(Beginning of Record set)
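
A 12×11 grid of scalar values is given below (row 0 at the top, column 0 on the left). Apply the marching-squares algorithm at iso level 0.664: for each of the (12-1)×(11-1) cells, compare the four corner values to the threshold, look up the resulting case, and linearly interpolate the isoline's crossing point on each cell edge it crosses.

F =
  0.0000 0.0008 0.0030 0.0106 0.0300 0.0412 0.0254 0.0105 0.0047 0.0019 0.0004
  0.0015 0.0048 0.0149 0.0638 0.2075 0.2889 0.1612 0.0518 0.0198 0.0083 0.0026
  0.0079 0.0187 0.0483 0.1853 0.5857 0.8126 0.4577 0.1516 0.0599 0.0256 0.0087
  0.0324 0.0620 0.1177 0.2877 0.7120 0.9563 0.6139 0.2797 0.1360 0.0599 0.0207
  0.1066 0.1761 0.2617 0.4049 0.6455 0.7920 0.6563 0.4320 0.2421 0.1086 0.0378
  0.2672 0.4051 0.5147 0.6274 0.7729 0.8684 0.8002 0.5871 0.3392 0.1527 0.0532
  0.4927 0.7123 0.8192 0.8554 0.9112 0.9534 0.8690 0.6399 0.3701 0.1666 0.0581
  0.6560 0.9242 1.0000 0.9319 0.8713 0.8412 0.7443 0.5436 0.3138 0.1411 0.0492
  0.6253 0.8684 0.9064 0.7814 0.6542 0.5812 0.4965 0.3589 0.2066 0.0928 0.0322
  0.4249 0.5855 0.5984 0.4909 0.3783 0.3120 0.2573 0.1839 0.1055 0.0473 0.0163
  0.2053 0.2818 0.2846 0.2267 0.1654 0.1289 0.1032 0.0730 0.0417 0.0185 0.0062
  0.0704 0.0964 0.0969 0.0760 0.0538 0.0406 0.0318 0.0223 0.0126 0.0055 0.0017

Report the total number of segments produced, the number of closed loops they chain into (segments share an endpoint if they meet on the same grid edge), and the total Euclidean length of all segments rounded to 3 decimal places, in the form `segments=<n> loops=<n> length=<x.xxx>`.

segments=28 loops=1 length=21.985

cell (1,4): code 0100 → (1.716,5.000)–(2.000,4.345)
cell (1,5): code 1000 → (2.000,5.419)–(1.716,5.000)
cell (2,3): code 0100 → (2.620,4.000)–(3.000,3.887)
cell (2,4): code 1110 → (2.000,4.345)–(2.620,4.000)
cell (2,5): code 1001 → (3.000,5.854)–(2.000,5.419)
cell (3,3): code 0010 → (3.000,3.887)–(3.722,4.000)
cell (3,4): code 0111 → (3.722,4.000)–(4.000,4.126)
cell (3,5): code 1001 → (4.000,5.943)–(3.000,5.854)
cell (4,3): code 0100 → (4.145,4.000)–(5.000,3.252)
cell (4,4): code 1110 → (4.000,4.126)–(4.145,4.000)
cell (4,5): code 1101 → (4.054,6.000)–(4.000,5.943)
cell (4,6): code 1000 → (5.000,6.639)–(4.054,6.000)
cell (5,0): code 0100 → (5.843,1.000)–(6.000,0.780)
cell (5,1): code 1100 → (5.490,2.000)–(5.843,1.000)
cell (5,2): code 1100 → (5.161,3.000)–(5.490,2.000)
cell (5,3): code 1110 → (5.000,3.252)–(5.161,3.000)
cell (5,6): code 1001 → (6.000,6.895)–(5.000,6.639)
cell (6,0): code 0110 → (6.000,0.780)–(7.000,0.030)
cell (6,6): code 1001 → (7.000,6.400)–(6.000,6.895)
cell (7,0): code 0110 → (7.000,0.030)–(8.000,0.159)
cell (7,3): code 1011 → (8.000,3.923)–(7.955,4.000)
cell (7,4): code 0011 → (7.955,4.000)–(7.682,5.000)
cell (7,5): code 0011 → (7.682,5.000)–(7.324,6.000)
cell (7,6): code 0001 → (7.324,6.000)–(7.000,6.400)
cell (8,0): code 0010 → (8.000,0.159)–(8.723,1.000)
cell (8,1): code 0011 → (8.723,1.000)–(8.787,2.000)
cell (8,2): code 0011 → (8.787,2.000)–(8.404,3.000)
cell (8,3): code 0001 → (8.404,3.000)–(8.000,3.923)
total: 28 segments, chained into 1 closed loop(s), length Σ = 21.985088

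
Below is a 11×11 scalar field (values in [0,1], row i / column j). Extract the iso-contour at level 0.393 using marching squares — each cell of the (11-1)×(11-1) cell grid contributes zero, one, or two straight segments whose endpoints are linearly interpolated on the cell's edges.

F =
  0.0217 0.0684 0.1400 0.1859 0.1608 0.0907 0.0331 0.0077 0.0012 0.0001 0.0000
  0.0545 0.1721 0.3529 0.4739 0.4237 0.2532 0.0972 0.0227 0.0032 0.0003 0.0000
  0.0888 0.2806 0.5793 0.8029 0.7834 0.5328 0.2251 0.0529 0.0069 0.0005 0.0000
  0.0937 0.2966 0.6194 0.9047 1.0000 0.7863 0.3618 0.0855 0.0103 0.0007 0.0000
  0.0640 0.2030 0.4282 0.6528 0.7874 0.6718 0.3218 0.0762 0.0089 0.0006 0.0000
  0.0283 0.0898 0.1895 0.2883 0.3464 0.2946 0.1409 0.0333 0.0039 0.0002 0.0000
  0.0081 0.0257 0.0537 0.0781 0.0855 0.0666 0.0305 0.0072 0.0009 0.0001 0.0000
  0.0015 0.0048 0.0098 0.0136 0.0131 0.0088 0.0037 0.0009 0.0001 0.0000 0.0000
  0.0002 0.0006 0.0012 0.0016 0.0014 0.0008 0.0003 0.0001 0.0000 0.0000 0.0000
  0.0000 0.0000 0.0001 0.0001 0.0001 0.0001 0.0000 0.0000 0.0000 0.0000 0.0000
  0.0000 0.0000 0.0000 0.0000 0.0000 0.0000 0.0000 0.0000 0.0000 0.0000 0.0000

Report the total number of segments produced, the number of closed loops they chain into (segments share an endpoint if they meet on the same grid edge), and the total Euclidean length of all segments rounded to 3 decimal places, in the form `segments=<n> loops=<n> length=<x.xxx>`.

cell (0,2): code 0100 → (0.719,3.000)–(1.000,2.331)
cell (0,3): code 1100 → (0.883,4.000)–(0.719,3.000)
cell (0,4): code 1000 → (1.000,4.180)–(0.883,4.000)
cell (1,1): code 0100 → (1.177,2.000)–(2.000,1.376)
cell (1,2): code 1110 → (1.000,2.331)–(1.177,2.000)
cell (1,4): code 1101 → (1.500,5.000)–(1.000,4.180)
cell (1,5): code 1000 → (2.000,5.454)–(1.500,5.000)
cell (2,1): code 0110 → (2.000,1.376)–(3.000,1.299)
cell (2,5): code 1001 → (3.000,5.927)–(2.000,5.454)
cell (3,1): code 0110 → (3.000,1.299)–(4.000,1.844)
cell (3,5): code 1001 → (4.000,5.797)–(3.000,5.927)
cell (4,1): code 0010 → (4.000,1.844)–(4.147,2.000)
cell (4,2): code 0011 → (4.147,2.000)–(4.713,3.000)
cell (4,3): code 0011 → (4.713,3.000)–(4.894,4.000)
cell (4,4): code 0011 → (4.894,4.000)–(4.739,5.000)
cell (4,5): code 0001 → (4.739,5.000)–(4.000,5.797)
total: 16 segments, chained into 1 closed loop(s), length Σ = 13.732235

segments=16 loops=1 length=13.732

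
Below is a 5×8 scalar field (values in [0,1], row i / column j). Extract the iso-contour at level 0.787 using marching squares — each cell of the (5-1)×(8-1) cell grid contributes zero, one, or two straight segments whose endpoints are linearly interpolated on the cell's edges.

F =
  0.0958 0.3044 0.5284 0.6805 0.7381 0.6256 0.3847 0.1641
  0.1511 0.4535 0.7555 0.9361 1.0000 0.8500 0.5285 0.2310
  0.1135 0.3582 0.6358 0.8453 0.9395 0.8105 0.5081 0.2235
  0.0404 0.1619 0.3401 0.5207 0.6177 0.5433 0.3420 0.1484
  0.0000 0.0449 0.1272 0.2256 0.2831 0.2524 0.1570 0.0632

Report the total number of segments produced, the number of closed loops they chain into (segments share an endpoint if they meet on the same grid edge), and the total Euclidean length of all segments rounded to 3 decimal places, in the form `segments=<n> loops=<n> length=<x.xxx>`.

cell (0,2): code 0100 → (0.417,3.000)–(1.000,2.174)
cell (0,3): code 1100 → (0.187,4.000)–(0.417,3.000)
cell (0,4): code 1100 → (0.719,5.000)–(0.187,4.000)
cell (0,5): code 1000 → (1.000,5.196)–(0.719,5.000)
cell (1,2): code 0110 → (1.000,2.174)–(2.000,2.722)
cell (1,5): code 1001 → (2.000,5.078)–(1.000,5.196)
cell (2,2): code 0010 → (2.000,2.722)–(2.180,3.000)
cell (2,3): code 0011 → (2.180,3.000)–(2.474,4.000)
cell (2,4): code 0011 → (2.474,4.000)–(2.088,5.000)
cell (2,5): code 0001 → (2.088,5.000)–(2.000,5.078)
total: 10 segments, chained into 1 closed loop(s), length Σ = 8.222111

segments=10 loops=1 length=8.222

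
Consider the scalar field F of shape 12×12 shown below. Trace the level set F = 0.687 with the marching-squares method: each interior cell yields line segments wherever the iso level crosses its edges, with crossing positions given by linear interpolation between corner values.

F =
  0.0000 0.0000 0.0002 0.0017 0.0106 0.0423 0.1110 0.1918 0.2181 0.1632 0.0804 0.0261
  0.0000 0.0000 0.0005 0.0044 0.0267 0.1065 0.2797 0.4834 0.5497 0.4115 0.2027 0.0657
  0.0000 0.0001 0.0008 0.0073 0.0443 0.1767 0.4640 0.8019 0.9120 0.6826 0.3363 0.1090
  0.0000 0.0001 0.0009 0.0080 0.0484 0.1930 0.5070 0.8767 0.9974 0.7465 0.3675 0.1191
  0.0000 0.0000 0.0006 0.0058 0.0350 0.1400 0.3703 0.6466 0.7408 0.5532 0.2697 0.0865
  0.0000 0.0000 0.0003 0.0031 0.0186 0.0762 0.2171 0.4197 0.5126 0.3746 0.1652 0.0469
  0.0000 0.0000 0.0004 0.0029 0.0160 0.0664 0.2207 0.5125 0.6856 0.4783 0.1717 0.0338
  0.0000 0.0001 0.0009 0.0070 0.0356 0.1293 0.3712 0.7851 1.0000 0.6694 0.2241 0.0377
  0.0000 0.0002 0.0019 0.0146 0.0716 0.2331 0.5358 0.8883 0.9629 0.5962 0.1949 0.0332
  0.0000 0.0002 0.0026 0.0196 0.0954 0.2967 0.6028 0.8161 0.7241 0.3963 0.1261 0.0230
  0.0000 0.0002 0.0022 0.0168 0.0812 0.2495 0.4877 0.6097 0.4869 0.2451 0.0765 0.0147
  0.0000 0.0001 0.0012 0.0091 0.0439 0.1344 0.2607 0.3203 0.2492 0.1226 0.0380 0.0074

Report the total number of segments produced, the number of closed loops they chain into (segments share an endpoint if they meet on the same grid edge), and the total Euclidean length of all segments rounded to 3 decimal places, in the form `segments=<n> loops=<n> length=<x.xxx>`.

cell (1,6): code 0100 → (1.639,7.000)–(2.000,6.660)
cell (1,7): code 1100 → (1.379,8.000)–(1.639,7.000)
cell (1,8): code 1000 → (2.000,8.981)–(1.379,8.000)
cell (2,6): code 0110 → (2.000,6.660)–(3.000,6.487)
cell (2,8): code 1101 → (2.069,9.000)–(2.000,8.981)
cell (2,9): code 1000 → (3.000,9.157)–(2.069,9.000)
cell (3,6): code 0010 → (3.000,6.487)–(3.824,7.000)
cell (3,7): code 0111 → (3.824,7.000)–(4.000,7.429)
cell (3,8): code 1011 → (4.000,8.287)–(3.308,9.000)
cell (3,9): code 0001 → (3.308,9.000)–(3.000,9.157)
cell (4,7): code 0010 → (4.000,7.429)–(4.236,8.000)
cell (4,8): code 0001 → (4.236,8.000)–(4.000,8.287)
cell (6,6): code 0100 → (6.640,7.000)–(7.000,6.763)
cell (6,7): code 1100 → (6.004,8.000)–(6.640,7.000)
cell (6,8): code 1000 → (7.000,8.947)–(6.004,8.000)
cell (7,6): code 0110 → (7.000,6.763)–(8.000,6.429)
cell (7,8): code 1001 → (8.000,8.752)–(7.000,8.947)
cell (8,6): code 0110 → (8.000,6.429)–(9.000,6.395)
cell (8,8): code 1001 → (9.000,8.113)–(8.000,8.752)
cell (9,6): code 0010 → (9.000,6.395)–(9.625,7.000)
cell (9,7): code 0011 → (9.625,7.000)–(9.156,8.000)
cell (9,8): code 0001 → (9.156,8.000)–(9.000,8.113)
total: 22 segments, chained into 2 closed loop(s), length Σ = 17.901781

segments=22 loops=2 length=17.902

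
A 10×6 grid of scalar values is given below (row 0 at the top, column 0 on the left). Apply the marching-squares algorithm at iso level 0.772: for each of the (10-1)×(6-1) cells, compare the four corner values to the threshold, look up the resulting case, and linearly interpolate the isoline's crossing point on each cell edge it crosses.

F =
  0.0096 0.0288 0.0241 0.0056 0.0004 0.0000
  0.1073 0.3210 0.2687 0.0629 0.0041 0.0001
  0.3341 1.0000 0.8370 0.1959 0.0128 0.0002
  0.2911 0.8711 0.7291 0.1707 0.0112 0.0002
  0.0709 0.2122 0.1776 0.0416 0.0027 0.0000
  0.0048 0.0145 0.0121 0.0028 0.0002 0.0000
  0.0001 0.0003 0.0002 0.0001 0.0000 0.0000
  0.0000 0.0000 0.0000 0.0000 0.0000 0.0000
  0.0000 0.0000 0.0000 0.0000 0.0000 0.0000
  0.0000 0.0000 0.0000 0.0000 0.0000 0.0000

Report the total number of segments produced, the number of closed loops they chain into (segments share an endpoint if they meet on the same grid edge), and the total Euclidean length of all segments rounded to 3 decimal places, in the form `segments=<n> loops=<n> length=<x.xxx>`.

segments=8 loops=1 length=4.723

cell (1,0): code 0100 → (1.664,1.000)–(2.000,0.658)
cell (1,1): code 1100 → (1.886,2.000)–(1.664,1.000)
cell (1,2): code 1000 → (2.000,2.101)–(1.886,2.000)
cell (2,0): code 0110 → (2.000,0.658)–(3.000,0.829)
cell (2,1): code 1011 → (3.000,1.698)–(2.602,2.000)
cell (2,2): code 0001 → (2.602,2.000)–(2.000,2.101)
cell (3,0): code 0010 → (3.000,0.829)–(3.150,1.000)
cell (3,1): code 0001 → (3.150,1.000)–(3.000,1.698)
total: 8 segments, chained into 1 closed loop(s), length Σ = 4.723008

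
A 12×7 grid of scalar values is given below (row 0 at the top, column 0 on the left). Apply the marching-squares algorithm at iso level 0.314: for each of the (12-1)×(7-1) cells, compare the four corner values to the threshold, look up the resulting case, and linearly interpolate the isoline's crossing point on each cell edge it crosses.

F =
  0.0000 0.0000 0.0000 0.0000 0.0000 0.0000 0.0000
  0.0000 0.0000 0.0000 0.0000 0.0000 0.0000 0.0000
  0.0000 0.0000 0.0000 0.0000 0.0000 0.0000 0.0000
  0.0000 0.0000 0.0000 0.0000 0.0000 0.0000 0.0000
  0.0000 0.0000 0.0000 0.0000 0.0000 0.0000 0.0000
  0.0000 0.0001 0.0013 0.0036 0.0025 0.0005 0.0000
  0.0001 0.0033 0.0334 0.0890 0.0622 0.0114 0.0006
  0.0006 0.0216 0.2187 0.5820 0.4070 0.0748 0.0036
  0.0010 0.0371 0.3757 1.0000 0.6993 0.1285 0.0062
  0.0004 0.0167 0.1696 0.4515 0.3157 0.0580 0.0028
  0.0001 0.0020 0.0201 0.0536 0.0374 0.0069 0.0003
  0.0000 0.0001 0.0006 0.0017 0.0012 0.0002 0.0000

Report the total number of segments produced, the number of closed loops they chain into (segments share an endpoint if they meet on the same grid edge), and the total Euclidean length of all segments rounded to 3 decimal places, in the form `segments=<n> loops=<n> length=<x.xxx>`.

segments=12 loops=1 length=8.596

cell (6,2): code 0100 → (6.456,3.000)–(7.000,2.262)
cell (6,3): code 1100 → (6.730,4.000)–(6.456,3.000)
cell (6,4): code 1000 → (7.000,4.280)–(6.730,4.000)
cell (7,1): code 0100 → (7.607,2.000)–(8.000,1.818)
cell (7,2): code 1110 → (7.000,2.262)–(7.607,2.000)
cell (7,4): code 1001 → (8.000,4.675)–(7.000,4.280)
cell (8,1): code 0010 → (8.000,1.818)–(8.299,2.000)
cell (8,2): code 0111 → (8.299,2.000)–(9.000,2.512)
cell (8,4): code 1001 → (9.000,4.007)–(8.000,4.675)
cell (9,2): code 0010 → (9.000,2.512)–(9.346,3.000)
cell (9,3): code 0011 → (9.346,3.000)–(9.006,4.000)
cell (9,4): code 0001 → (9.006,4.000)–(9.000,4.007)
total: 12 segments, chained into 1 closed loop(s), length Σ = 8.595581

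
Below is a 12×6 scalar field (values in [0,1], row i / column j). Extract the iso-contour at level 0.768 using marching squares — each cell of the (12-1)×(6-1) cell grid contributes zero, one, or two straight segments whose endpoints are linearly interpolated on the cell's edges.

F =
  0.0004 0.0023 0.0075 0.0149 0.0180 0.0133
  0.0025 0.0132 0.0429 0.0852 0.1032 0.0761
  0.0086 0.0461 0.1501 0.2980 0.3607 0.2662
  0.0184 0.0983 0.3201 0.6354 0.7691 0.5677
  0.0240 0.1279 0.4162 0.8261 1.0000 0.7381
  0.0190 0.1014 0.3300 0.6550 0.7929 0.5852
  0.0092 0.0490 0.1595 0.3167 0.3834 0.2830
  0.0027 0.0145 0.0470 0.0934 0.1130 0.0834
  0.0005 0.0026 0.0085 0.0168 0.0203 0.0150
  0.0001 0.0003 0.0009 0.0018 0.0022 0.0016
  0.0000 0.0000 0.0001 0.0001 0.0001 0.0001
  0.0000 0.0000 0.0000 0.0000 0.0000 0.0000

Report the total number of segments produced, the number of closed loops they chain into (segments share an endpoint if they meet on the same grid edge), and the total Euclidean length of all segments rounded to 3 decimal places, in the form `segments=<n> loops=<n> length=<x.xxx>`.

segments=10 loops=1 length=5.899

cell (2,3): code 0100 → (2.997,4.000)–(3.000,3.992)
cell (2,4): code 1000 → (3.000,4.005)–(2.997,4.000)
cell (3,2): code 0100 → (3.695,3.000)–(4.000,2.858)
cell (3,3): code 1110 → (3.000,3.992)–(3.695,3.000)
cell (3,4): code 1001 → (4.000,4.886)–(3.000,4.005)
cell (4,2): code 0010 → (4.000,2.858)–(4.340,3.000)
cell (4,3): code 0111 → (4.340,3.000)–(5.000,3.819)
cell (4,4): code 1001 → (5.000,4.120)–(4.000,4.886)
cell (5,3): code 0010 → (5.000,3.819)–(5.061,4.000)
cell (5,4): code 0001 → (5.061,4.000)–(5.000,4.120)
total: 10 segments, chained into 1 closed loop(s), length Σ = 5.899320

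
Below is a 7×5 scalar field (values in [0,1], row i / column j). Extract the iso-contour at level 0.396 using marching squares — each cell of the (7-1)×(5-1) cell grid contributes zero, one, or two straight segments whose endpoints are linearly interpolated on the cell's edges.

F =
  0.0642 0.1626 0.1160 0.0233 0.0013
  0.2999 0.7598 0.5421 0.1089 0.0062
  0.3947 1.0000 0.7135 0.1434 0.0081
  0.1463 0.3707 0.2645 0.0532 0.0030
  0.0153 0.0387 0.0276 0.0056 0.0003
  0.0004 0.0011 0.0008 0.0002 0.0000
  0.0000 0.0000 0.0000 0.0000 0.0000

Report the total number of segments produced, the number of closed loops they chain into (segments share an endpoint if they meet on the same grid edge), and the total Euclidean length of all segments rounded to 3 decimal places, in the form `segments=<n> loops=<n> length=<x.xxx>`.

cell (0,0): code 0100 → (0.391,1.000)–(1.000,0.209)
cell (0,1): code 1100 → (0.657,2.000)–(0.391,1.000)
cell (0,2): code 1000 → (1.000,2.337)–(0.657,2.000)
cell (1,0): code 0110 → (1.000,0.209)–(2.000,0.002)
cell (1,2): code 1001 → (2.000,2.557)–(1.000,2.337)
cell (2,0): code 0010 → (2.000,0.002)–(2.960,1.000)
cell (2,1): code 0011 → (2.960,1.000)–(2.707,2.000)
cell (2,2): code 0001 → (2.707,2.000)–(2.000,2.557)
total: 8 segments, chained into 1 closed loop(s), length Σ = 7.875278

segments=8 loops=1 length=7.875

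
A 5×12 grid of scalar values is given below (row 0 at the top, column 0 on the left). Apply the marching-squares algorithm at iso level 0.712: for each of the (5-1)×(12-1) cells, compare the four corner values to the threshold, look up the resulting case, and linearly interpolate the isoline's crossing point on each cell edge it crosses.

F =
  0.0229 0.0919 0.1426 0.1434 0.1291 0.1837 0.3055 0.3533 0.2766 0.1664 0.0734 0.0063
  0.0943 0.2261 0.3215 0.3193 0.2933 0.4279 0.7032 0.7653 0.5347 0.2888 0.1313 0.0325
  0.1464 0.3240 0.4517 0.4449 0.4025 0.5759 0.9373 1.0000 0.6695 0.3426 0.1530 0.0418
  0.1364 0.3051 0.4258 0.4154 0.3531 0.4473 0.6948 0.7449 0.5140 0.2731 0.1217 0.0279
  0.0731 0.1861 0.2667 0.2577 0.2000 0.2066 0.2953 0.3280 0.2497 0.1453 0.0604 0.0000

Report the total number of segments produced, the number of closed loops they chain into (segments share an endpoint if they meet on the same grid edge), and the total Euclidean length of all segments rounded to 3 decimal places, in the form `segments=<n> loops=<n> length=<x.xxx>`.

cell (0,6): code 0100 → (0.871,7.000)–(1.000,6.142)
cell (0,7): code 1000 → (1.000,7.231)–(0.871,7.000)
cell (1,5): code 0100 → (1.038,6.000)–(2.000,5.377)
cell (1,6): code 1110 → (1.000,6.142)–(1.038,6.000)
cell (1,7): code 1001 → (2.000,7.871)–(1.000,7.231)
cell (2,5): code 0010 → (2.000,5.377)–(2.929,6.000)
cell (2,6): code 0111 → (2.929,6.000)–(3.000,6.343)
cell (2,7): code 1001 → (3.000,7.142)–(2.000,7.871)
cell (3,6): code 0010 → (3.000,6.343)–(3.079,7.000)
cell (3,7): code 0001 → (3.079,7.000)–(3.000,7.142)
total: 10 segments, chained into 1 closed loop(s), length Σ = 7.144731

segments=10 loops=1 length=7.145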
(End of Record set)
- [Work to be completed]:
Scan the records above for the string "contour", then select every line that holds it.

- [Answer to the exercise]:
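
Below is a 11×11 scalar field (values in [0,1], row i / column j). Extract the iso-contour at level 0.393 using marching squares — each cell of the (11-1)×(11-1) cell grid contributes zero, one, or two straight segments whose endpoints are linearly interpolated on the cell's edges.
Below is a 5×8 scalar field (values in [0,1], row i / column j). Extract the iso-contour at level 0.787 using marching squares — each cell of the (5-1)×(8-1) cell grid contributes zero, one, or two straight segments whose endpoints are linearly interpolated on the cell's edges.
Below is a 12×6 scalar field (values in [0,1], row i / column j). Extract the iso-contour at level 0.768 using marching squares — each cell of the (12-1)×(6-1) cell grid contributes zero, one, or two straight segments whose endpoints are linearly interpolated on the cell's edges.
Below is a 7×5 scalar field (values in [0,1], row i / column j). Extract the iso-contour at level 0.396 using marching squares — each cell of the (7-1)×(5-1) cell grid contributes zero, one, or two straight segments whose endpoints are linearly interpolated on the cell's edges.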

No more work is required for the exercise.